▸ **SOURCE RECORDS**:
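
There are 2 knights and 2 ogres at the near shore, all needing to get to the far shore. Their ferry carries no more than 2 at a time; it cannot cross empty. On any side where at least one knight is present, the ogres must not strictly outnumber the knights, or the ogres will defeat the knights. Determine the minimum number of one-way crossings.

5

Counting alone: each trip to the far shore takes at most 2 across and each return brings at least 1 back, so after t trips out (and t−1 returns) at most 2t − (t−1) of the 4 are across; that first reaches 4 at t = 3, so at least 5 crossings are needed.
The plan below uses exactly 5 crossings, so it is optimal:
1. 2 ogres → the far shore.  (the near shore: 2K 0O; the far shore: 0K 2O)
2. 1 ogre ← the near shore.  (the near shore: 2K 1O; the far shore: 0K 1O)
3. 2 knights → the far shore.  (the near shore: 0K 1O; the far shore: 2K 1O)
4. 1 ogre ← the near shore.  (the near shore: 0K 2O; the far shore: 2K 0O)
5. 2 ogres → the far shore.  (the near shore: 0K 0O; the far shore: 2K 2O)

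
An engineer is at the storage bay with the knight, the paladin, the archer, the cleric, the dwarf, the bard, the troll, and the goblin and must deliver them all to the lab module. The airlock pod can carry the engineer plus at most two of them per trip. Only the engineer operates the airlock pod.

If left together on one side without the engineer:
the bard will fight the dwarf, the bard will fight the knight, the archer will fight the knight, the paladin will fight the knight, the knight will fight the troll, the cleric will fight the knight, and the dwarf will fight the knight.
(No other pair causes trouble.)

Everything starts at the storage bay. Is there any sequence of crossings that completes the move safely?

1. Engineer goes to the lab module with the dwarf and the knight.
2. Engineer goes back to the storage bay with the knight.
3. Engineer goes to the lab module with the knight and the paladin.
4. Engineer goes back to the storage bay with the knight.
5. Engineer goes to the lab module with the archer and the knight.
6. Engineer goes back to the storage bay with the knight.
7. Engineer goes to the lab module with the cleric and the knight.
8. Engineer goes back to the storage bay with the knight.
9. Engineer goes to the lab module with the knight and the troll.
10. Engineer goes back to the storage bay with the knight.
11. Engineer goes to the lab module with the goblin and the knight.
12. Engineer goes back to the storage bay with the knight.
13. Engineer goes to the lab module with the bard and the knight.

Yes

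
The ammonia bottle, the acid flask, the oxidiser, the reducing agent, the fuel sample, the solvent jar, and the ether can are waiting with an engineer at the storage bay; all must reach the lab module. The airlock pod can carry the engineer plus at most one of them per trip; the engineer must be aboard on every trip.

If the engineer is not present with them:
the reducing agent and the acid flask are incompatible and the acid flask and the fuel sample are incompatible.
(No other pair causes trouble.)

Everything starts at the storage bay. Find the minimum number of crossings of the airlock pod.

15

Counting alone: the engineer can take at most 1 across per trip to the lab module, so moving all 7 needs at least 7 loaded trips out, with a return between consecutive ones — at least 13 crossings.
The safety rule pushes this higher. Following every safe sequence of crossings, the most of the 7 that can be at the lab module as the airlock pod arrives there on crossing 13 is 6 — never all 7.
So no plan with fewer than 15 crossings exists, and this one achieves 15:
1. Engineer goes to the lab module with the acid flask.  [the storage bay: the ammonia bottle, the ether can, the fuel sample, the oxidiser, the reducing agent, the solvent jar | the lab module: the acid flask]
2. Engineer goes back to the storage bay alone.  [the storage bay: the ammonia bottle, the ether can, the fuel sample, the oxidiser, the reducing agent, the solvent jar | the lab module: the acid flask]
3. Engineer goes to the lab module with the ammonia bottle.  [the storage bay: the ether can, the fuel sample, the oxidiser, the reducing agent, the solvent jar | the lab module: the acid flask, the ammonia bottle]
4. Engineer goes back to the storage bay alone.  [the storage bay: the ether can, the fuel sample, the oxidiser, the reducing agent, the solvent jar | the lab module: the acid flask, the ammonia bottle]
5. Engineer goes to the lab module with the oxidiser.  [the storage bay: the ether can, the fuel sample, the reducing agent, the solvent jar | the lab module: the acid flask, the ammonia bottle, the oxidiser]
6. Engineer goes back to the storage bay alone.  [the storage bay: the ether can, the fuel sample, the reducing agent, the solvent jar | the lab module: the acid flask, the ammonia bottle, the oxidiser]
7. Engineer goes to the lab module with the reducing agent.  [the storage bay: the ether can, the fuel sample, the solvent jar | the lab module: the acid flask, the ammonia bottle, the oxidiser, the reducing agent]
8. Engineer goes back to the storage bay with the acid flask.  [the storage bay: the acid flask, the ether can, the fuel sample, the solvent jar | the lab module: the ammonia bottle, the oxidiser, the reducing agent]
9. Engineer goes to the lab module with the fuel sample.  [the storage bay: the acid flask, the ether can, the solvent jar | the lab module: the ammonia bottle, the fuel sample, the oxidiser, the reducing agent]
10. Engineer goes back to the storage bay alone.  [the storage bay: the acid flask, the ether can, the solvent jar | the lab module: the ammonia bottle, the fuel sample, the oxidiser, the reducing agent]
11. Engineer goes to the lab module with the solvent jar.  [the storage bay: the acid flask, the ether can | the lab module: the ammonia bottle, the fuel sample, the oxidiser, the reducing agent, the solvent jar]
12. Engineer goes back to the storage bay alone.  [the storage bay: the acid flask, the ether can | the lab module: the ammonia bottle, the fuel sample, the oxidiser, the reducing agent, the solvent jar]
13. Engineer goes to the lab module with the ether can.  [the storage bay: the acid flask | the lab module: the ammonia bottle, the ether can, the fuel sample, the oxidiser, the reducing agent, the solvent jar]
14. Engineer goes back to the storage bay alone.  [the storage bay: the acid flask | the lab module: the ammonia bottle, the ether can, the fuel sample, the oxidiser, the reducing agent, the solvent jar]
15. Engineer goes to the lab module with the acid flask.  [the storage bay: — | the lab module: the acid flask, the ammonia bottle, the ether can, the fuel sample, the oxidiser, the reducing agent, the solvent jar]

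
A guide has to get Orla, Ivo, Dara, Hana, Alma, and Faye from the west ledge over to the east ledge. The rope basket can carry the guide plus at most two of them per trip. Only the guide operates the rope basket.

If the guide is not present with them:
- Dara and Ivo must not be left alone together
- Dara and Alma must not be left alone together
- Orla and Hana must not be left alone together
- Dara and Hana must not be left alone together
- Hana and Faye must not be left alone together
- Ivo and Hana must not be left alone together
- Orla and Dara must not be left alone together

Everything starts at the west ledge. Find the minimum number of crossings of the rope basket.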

--

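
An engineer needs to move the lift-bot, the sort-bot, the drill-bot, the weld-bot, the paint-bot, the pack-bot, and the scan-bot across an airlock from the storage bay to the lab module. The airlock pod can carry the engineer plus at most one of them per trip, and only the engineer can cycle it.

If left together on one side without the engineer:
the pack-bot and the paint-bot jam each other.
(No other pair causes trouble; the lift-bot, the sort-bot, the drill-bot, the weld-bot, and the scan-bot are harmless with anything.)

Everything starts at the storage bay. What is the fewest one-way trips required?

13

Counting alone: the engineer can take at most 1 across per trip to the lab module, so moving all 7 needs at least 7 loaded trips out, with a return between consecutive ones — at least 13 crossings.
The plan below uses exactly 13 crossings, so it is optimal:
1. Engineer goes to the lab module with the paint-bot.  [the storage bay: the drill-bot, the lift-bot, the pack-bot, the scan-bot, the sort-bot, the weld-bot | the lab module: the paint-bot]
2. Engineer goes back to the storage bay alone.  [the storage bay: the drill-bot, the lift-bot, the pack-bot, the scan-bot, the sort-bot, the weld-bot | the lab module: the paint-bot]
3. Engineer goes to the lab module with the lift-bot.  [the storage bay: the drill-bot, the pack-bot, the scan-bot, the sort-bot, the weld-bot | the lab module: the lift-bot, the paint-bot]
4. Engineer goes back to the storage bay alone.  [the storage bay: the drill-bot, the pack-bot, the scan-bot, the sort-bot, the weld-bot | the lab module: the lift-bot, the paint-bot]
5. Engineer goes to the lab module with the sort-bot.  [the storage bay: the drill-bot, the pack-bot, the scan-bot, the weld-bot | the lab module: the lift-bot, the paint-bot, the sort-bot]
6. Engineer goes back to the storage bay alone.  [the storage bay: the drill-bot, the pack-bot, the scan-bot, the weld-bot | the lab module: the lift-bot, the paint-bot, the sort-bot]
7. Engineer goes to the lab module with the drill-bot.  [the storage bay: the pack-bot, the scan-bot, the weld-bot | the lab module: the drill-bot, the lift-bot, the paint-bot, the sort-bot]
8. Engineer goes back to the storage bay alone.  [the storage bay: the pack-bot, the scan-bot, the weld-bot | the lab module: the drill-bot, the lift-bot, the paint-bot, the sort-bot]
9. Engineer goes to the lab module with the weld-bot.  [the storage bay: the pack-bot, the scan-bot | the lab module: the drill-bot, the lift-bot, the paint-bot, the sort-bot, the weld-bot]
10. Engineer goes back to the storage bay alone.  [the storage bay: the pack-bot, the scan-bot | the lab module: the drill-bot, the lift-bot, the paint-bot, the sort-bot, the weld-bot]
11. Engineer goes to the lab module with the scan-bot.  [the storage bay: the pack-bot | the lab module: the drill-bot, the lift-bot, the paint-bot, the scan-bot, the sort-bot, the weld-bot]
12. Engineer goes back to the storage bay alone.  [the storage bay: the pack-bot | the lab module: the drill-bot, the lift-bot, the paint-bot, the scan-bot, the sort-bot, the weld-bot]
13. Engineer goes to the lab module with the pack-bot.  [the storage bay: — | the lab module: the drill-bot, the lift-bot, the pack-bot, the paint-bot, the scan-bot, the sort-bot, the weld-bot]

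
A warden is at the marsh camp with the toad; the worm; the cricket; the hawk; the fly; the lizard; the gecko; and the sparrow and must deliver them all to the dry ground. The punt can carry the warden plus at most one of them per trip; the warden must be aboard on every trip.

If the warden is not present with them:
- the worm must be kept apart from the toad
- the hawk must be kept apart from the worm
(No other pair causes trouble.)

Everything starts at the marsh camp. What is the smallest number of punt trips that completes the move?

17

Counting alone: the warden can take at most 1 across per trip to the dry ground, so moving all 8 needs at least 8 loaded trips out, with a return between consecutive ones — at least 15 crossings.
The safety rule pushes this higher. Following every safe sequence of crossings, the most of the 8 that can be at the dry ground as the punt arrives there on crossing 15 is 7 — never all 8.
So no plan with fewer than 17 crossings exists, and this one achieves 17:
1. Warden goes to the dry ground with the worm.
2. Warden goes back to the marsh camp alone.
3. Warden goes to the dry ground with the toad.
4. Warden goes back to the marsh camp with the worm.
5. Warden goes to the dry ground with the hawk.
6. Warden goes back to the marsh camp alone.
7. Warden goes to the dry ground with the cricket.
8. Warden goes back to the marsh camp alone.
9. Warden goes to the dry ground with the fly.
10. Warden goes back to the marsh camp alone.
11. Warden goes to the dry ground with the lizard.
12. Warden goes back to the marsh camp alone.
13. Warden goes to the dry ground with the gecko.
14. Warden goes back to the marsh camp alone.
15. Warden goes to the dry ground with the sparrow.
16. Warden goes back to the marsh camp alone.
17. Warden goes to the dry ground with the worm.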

==

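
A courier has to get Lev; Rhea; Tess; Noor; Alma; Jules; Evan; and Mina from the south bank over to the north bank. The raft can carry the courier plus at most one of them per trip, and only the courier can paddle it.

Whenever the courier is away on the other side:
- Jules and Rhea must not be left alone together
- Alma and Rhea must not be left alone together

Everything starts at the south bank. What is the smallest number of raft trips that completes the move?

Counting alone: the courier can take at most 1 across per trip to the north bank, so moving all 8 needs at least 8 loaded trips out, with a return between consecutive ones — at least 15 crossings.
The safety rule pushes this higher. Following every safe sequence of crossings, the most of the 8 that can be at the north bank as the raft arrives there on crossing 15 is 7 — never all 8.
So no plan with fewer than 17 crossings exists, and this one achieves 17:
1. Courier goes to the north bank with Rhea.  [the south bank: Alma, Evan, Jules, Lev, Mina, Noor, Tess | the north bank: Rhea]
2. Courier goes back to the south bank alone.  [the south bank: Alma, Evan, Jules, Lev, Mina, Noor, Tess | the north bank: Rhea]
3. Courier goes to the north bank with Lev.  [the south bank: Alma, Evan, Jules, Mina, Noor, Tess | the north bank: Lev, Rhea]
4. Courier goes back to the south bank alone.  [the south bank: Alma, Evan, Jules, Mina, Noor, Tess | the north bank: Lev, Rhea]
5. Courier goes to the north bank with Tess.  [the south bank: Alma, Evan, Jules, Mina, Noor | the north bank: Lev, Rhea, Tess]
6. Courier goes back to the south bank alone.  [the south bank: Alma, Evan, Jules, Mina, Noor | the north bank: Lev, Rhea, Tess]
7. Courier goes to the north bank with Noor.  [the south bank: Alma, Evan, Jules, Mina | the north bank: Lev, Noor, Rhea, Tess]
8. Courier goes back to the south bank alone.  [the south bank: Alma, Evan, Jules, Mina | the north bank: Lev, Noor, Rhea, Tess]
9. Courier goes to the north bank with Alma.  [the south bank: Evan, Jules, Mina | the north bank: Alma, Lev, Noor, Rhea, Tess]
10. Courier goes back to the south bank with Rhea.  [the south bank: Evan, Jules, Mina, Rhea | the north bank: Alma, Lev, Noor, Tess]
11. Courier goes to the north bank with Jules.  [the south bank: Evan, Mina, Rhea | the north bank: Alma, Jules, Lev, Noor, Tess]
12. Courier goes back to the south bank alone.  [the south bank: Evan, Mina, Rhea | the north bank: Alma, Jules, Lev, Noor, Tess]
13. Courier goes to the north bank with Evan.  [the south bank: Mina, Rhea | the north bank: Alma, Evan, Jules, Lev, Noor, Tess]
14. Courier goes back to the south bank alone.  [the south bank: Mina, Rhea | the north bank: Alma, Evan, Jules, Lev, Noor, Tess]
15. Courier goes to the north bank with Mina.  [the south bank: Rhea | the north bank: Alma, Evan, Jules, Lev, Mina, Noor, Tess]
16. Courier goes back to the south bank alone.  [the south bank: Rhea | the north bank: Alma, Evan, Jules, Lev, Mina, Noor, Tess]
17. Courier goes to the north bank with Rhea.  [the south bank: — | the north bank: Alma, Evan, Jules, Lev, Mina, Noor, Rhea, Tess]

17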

▸ **TASK REQUIREMENTS**:
For the material above, reproduce exactly the lines from the line with "An engineer needs" to the line with "(No other pair causes trouble;", inclusive, and exclude all others.

▸ **EXERCISE SOLUTION**:
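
An engineer needs to move the lift-bot, the sort-bot, the drill-bot, the weld-bot, the paint-bot, the pack-bot, and the scan-bot across an airlock from the storage bay to the lab module. The airlock pod can carry the engineer plus at most one of them per trip, and only the engineer can cycle it.

If left together on one side without the engineer:
the pack-bot and the paint-bot jam each other.
(No other pair causes trouble; the lift-bot, the sort-bot, the drill-bot, the weld-bot, and the scan-bot are harmless with anything.)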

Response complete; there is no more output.